ASSIGNMENT
The required answer is a copy of each line in the entries below that includes "contributes".

DATA TO EXAMINE
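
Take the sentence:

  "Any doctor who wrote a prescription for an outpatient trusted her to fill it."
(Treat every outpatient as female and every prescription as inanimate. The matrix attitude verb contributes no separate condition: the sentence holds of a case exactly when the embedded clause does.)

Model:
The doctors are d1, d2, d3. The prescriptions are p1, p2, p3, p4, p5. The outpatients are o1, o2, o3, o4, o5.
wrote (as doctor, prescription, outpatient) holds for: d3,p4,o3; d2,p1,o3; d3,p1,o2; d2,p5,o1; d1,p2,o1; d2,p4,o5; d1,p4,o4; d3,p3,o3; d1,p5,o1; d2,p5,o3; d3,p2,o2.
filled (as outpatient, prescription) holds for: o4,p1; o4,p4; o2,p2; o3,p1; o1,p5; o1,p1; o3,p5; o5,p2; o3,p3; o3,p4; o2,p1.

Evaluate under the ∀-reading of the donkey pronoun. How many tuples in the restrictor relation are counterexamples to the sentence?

2

"her" takes "an outpatient" as antecedent and "it" takes "a prescription"; both are donkey pronouns co-varying with the restrictor.
Strong reading: for every (d,p,o) with wrote(d,p,o), filled(o,p).
Restrictor triples: (d1,p2,o1)→filled(o1,p2) ✗  (d1,p4,o4)→filled(o4,p4) ✓  (d1,p5,o1)→filled(o1,p5) ✓  (d2,p1,o3)→filled(o3,p1) ✓  (d2,p4,o5)→filled(o5,p4) ✗  (d2,p5,o1)→filled(o1,p5) ✓  (d2,p5,o3)→filled(o3,p5) ✓  (d3,p1,o2)→filled(o2,p1) ✓  (d3,p2,o2)→filled(o2,p2) ✓  (d3,p3,o3)→filled(o3,p3) ✓  (d3,p4,o3)→filled(o3,p4) ✓
Counterexamples (restrictor triples failing the scope): 2.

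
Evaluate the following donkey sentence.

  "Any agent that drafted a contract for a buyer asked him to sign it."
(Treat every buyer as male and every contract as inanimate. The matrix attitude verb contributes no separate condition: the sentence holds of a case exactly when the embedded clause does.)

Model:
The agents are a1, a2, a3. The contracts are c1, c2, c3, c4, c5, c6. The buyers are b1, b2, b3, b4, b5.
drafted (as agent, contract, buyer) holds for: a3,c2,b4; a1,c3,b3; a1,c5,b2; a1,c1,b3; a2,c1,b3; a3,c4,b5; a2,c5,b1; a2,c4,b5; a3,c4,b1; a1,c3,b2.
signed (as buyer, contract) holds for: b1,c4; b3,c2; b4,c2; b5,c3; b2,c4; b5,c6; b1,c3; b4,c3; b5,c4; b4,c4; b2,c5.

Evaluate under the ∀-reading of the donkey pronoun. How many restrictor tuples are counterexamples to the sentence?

5

"him" takes "a buyer" as antecedent and "it" takes "a contract"; both are donkey pronouns co-varying with the restrictor.
Strong reading: for every (a,c,b) with drafted(a,c,b), signed(b,c).
Restrictor triples: (a1,c1,b3)→signed(b3,c1) ✗  (a1,c3,b2)→signed(b2,c3) ✗  (a1,c3,b3)→signed(b3,c3) ✗  (a1,c5,b2)→signed(b2,c5) ✓  (a2,c1,b3)→signed(b3,c1) ✗  (a2,c4,b5)→signed(b5,c4) ✓  (a2,c5,b1)→signed(b1,c5) ✗  (a3,c2,b4)→signed(b4,c2) ✓  (a3,c4,b1)→signed(b1,c4) ✓  (a3,c4,b5)→signed(b5,c4) ✓
Counterexamples (restrictor triples failing the scope): 5.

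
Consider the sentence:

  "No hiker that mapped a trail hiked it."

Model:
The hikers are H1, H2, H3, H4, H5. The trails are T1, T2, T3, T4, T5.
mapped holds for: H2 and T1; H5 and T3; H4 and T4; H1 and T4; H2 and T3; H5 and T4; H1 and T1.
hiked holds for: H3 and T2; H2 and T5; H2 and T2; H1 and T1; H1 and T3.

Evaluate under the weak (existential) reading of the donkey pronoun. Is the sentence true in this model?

False

"it" takes "a trail" as antecedent — a donkey pronoun bound across the clause boundary.
Truth condition: for no (h,t) with mapped(h,t) does hiked(h,t) hold.
Restrictor pairs — does the scope hold? (H1,T1):holds  (H1,T4):fails  (H2,T1):fails  (H2,T3):fails  (H4,T4):fails  (H5,T3):fails  (H5,T4):fails
Scope holds for 1 pair(s), so the sentence is false.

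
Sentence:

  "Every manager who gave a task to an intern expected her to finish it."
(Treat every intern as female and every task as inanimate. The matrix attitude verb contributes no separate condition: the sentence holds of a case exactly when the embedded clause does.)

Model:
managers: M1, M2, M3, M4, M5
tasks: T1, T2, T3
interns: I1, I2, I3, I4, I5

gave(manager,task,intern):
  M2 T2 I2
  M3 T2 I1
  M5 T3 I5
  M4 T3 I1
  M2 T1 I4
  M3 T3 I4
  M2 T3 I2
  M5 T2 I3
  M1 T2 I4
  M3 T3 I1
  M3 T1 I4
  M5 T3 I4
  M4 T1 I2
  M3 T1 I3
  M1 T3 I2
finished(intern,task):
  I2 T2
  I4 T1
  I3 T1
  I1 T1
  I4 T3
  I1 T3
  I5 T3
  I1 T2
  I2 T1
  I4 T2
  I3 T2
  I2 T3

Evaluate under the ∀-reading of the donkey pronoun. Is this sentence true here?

"her" takes "an intern" as antecedent and "it" takes "a task"; both are donkey pronouns co-varying with the restrictor.
Strong reading: for every (m,t,i) with gave(m,t,i), finished(i,t).
Restrictor triples: (M1,T2,I4)→finished(I4,T2) ✓  (M1,T3,I2)→finished(I2,T3) ✓  (M2,T1,I4)→finished(I4,T1) ✓  (M2,T2,I2)→finished(I2,T2) ✓  (M2,T3,I2)→finished(I2,T3) ✓  (M3,T1,I3)→finished(I3,T1) ✓  (M3,T1,I4)→finished(I4,T1) ✓  (M3,T2,I1)→finished(I1,T2) ✓  (M3,T3,I1)→finished(I1,T3) ✓  (M3,T3,I4)→finished(I4,T3) ✓  (M4,T1,I2)→finished(I2,T1) ✓  (M4,T3,I1)→finished(I1,T3) ✓  (M5,T2,I3)→finished(I3,T2) ✓  (M5,T3,I4)→finished(I4,T3) ✓  (M5,T3,I5)→finished(I5,T3) ✓
Every restrictor triple satisfies the scope.

True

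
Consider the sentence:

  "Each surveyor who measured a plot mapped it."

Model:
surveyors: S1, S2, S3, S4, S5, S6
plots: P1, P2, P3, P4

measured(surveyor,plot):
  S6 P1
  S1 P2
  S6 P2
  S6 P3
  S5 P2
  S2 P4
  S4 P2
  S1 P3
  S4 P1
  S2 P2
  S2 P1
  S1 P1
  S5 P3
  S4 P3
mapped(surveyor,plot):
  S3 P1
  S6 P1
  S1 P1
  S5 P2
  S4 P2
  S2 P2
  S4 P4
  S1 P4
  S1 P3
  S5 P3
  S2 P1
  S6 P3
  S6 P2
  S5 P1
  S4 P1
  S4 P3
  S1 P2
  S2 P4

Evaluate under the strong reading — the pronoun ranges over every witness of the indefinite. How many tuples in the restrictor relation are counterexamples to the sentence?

0

"it" takes "a plot" as antecedent — a donkey pronoun bound across the clause boundary.
Strong reading: for every (s,p) with measured(s,p), mapped(s,p).
Restrictor pairs: (S1,P1) ✓  (S1,P2) ✓  (S1,P3) ✓  (S2,P1) ✓  (S2,P2) ✓  (S2,P4) ✓  (S4,P1) ✓  (S4,P2) ✓  (S4,P3) ✓  (S5,P2) ✓  (S5,P3) ✓  (S6,P1) ✓  (S6,P2) ✓  (S6,P3) ✓
Counterexamples (restrictor pairs failing the scope): 0.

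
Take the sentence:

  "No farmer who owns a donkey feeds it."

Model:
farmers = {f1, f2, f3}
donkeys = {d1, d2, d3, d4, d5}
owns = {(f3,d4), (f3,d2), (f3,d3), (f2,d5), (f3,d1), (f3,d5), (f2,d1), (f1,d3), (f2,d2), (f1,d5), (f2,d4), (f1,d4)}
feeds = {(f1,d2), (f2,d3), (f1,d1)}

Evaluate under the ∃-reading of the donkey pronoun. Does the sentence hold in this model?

True

"it" takes "a donkey" as antecedent — a donkey pronoun bound across the clause boundary.
Truth condition: for no (f,d) with owns(f,d) does feeds(f,d) hold.
Restrictor pairs — does the scope hold? (f1,d3):fails  (f1,d4):fails  (f1,d5):fails  (f2,d1):fails  (f2,d2):fails  (f2,d4):fails  (f2,d5):fails  (f3,d1):fails  (f3,d2):fails  (f3,d3):fails  (f3,d4):fails  (f3,d5):fails
Scope holds for no restrictor pair, so the sentence is true.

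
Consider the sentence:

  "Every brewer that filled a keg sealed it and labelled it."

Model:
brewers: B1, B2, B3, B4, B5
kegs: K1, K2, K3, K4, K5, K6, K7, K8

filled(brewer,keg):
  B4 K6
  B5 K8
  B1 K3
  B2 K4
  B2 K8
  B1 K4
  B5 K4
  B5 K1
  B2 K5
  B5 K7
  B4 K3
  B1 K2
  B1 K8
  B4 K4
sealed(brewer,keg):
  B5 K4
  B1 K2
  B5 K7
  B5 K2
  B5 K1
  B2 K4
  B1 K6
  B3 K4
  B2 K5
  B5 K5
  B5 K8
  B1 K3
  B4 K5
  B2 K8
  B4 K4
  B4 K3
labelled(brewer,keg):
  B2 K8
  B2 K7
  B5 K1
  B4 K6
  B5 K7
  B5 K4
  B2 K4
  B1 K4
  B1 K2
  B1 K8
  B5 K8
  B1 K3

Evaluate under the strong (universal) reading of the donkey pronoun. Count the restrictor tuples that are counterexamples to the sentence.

6

"it" takes "a keg" as antecedent — a donkey pronoun bound across the clause boundary.
Strong reading: for every (b,k) with filled(b,k), sealed(b,k) ∧ labelled(b,k).
Restrictor pairs: (B1,K2) ✓  (B1,K3) ✓  (B1,K4) ✗  (B1,K8) ✗  (B2,K4) ✓  (B2,K5) ✗  (B2,K8) ✓  (B4,K3) ✗  (B4,K4) ✗  (B4,K6) ✗  (B5,K1) ✓  (B5,K4) ✓  (B5,K7) ✓  (B5,K8) ✓
Counterexamples (restrictor pairs failing the scope): 6.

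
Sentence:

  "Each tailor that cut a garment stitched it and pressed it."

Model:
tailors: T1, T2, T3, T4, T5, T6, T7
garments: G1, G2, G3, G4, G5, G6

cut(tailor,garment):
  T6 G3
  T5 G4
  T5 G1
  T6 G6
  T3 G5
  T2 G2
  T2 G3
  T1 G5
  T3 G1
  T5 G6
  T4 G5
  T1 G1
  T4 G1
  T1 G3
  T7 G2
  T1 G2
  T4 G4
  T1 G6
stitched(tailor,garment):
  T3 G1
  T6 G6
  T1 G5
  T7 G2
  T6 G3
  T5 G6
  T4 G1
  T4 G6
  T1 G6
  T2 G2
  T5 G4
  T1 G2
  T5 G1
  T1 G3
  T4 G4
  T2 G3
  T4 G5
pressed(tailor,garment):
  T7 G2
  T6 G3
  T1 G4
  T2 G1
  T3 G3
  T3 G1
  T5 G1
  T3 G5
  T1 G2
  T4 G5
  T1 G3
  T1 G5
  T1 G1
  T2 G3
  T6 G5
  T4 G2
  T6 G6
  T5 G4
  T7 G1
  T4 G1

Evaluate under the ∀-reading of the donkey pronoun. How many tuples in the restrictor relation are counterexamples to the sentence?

"it" takes "a garment" as antecedent — a donkey pronoun bound across the clause boundary.
Strong reading: for every (t,g) with cut(t,g), stitched(t,g) ∧ pressed(t,g).
Restrictor pairs: (T1,G1) ✗  (T1,G2) ✓  (T1,G3) ✓  (T1,G5) ✓  (T1,G6) ✗  (T2,G2) ✗  (T2,G3) ✓  (T3,G1) ✓  (T3,G5) ✗  (T4,G1) ✓  (T4,G4) ✗  (T4,G5) ✓  (T5,G1) ✓  (T5,G4) ✓  (T5,G6) ✗  (T6,G3) ✓  (T6,G6) ✓  (T7,G2) ✓
Counterexamples (restrictor pairs failing the scope): 6.

6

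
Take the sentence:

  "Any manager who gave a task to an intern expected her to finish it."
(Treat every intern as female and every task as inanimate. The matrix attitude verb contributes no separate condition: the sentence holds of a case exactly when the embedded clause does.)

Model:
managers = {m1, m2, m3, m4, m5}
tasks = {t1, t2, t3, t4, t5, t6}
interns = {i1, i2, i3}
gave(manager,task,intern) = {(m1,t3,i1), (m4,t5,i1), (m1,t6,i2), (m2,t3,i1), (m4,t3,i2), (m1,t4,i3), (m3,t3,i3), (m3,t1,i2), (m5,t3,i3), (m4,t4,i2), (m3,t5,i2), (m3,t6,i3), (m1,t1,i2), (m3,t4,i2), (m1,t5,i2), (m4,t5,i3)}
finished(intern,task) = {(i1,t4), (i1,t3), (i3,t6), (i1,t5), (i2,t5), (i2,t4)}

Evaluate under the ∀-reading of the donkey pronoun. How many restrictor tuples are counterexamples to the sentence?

"her" takes "an intern" as antecedent and "it" takes "a task"; both are donkey pronouns co-varying with the restrictor.
Strong reading: for every (m,t,i) with gave(m,t,i), finished(i,t).
Restrictor triples: (m1,t1,i2)→finished(i2,t1) ✗  (m1,t3,i1)→finished(i1,t3) ✓  (m1,t4,i3)→finished(i3,t4) ✗  (m1,t5,i2)→finished(i2,t5) ✓  (m1,t6,i2)→finished(i2,t6) ✗  (m2,t3,i1)→finished(i1,t3) ✓  (m3,t1,i2)→finished(i2,t1) ✗  (m3,t3,i3)→finished(i3,t3) ✗  (m3,t4,i2)→finished(i2,t4) ✓  (m3,t5,i2)→finished(i2,t5) ✓  (m3,t6,i3)→finished(i3,t6) ✓  (m4,t3,i2)→finished(i2,t3) ✗  (m4,t4,i2)→finished(i2,t4) ✓  (m4,t5,i1)→finished(i1,t5) ✓  (m4,t5,i3)→finished(i3,t5) ✗  (m5,t3,i3)→finished(i3,t3) ✗
Counterexamples (restrictor triples failing the scope): 8.

8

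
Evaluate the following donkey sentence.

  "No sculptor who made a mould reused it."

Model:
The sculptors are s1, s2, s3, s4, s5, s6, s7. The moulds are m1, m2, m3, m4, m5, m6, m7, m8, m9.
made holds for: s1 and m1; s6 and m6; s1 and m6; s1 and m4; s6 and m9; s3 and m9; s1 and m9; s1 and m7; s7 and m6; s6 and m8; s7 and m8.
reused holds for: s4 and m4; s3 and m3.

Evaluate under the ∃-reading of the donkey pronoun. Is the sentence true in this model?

True

"it" takes "a mould" as antecedent — a donkey pronoun bound across the clause boundary.
Truth condition: for no (s,m) with made(s,m) does reused(s,m) hold.
Restrictor pairs — does the scope hold? (s1,m1):fails  (s1,m4):fails  (s1,m6):fails  (s1,m7):fails  (s1,m9):fails  (s3,m9):fails  (s6,m6):fails  (s6,m8):fails  (s6,m9):fails  (s7,m6):fails  (s7,m8):fails
Scope holds for no restrictor pair, so the sentence is true.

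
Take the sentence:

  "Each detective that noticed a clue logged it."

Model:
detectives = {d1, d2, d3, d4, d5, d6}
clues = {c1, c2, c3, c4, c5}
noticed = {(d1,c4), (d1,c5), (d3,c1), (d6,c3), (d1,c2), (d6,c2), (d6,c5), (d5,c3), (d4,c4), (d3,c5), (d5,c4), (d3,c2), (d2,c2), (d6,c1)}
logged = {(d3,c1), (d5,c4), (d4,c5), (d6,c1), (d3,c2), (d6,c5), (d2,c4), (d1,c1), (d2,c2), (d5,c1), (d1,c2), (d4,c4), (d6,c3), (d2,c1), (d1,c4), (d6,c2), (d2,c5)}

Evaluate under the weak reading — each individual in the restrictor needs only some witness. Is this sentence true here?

True

"it" takes "a clue" as antecedent — a donkey pronoun bound across the clause boundary.
Weak reading: every detective d with some noticed-clue has at least one noticed-clue c such that logged(d,c).
Per detective: d1:✓  d2:✓  d3:✓  d4:✓  d5:✓  d6:✓
Every detective in the restrictor has a witness.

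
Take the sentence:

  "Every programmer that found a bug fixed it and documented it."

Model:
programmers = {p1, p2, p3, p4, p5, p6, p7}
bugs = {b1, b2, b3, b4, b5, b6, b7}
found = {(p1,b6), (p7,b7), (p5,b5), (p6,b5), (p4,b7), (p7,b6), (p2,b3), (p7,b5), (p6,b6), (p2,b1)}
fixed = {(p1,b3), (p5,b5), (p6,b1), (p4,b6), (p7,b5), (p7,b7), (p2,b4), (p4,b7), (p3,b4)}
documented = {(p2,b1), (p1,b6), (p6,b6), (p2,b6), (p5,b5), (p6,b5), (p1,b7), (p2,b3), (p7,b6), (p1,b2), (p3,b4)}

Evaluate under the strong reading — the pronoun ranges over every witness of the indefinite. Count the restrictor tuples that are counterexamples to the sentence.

"it" takes "a bug" as antecedent — a donkey pronoun bound across the clause boundary.
Strong reading: for every (p,b) with found(p,b), fixed(p,b) ∧ documented(p,b).
Restrictor pairs: (p1,b6) ✗  (p2,b1) ✗  (p2,b3) ✗  (p4,b7) ✗  (p5,b5) ✓  (p6,b5) ✗  (p6,b6) ✗  (p7,b5) ✗  (p7,b6) ✗  (p7,b7) ✗
Counterexamples (restrictor pairs failing the scope): 9.

9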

SOLUTION TO THIS PROBLEM
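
(Treat every outpatient as female and every prescription as inanimate. The matrix attitude verb contributes no separate condition: the sentence holds of a case exactly when the embedded clause does.)
(Treat every buyer as male and every contract as inanimate. The matrix attitude verb contributes no separate condition: the sentence holds of a case exactly when the embedded clause does.)
(Treat every intern as female and every task as inanimate. The matrix attitude verb contributes no separate condition: the sentence holds of a case exactly when the embedded clause does.)
(Treat every intern as female and every task as inanimate. The matrix attitude verb contributes no separate condition: the sentence holds of a case exactly when the embedded clause does.)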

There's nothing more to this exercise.